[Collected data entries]
*** Begin section ***

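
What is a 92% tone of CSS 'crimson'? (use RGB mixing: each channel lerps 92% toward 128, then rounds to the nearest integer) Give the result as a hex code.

#87777b

CSS crimson is rgb(220, 20, 60).
Per channel, c → c + 0.92(128 − c):
  R: 220 + 0.92×(128−220) = 220 − 84.64 = 135.36 → 135
  G: 20 + 99.36 = 119.36 → 119
  B: 60 + 0.92×(128−60) = 60 + 62.56 = 122.56 → 123
rgb(135, 119, 123) = #87777b.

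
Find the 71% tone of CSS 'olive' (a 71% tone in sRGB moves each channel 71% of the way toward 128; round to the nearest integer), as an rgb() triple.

CSS olive is rgb(128, 128, 0).
Per channel, c → c + 0.71(128 − c):
  R: 128 + 0.71×(128−128) = 128 + 0 = 128 → 128
  G: 128 + 0 = 128 → 128
  B: 0 + 90.88 = 90.88 → 91

rgb(128, 128, 91)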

*** End section ***

*Task requirements:*
Please copy out every entry exactly, with nothing omitted.

*Solution below:*
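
What is a 92% tone of CSS 'crimson'? (use RGB mixing: each channel lerps 92% toward 128, then rounds to the nearest integer) Give the result as a hex code.

#87777b

CSS crimson is rgb(220, 20, 60).
Per channel, c → c + 0.92(128 − c):
  R: 220 + 0.92×(128−220) = 220 − 84.64 = 135.36 → 135
  G: 20 + 99.36 = 119.36 → 119
  B: 60 + 0.92×(128−60) = 60 + 62.56 = 122.56 → 123
rgb(135, 119, 123) = #87777b.

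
Find the 71% tone of CSS 'olive' (a 71% tone in sRGB moves each channel 71% of the way toward 128; round to the nearest integer), as an rgb() triple.

CSS olive is rgb(128, 128, 0).
Per channel, c → c + 0.71(128 − c):
  R: 128 + 0.71×(128−128) = 128 + 0 = 128 → 128
  G: 128 + 0 = 128 → 128
  B: 0 + 90.88 = 90.88 → 91

rgb(128, 128, 91)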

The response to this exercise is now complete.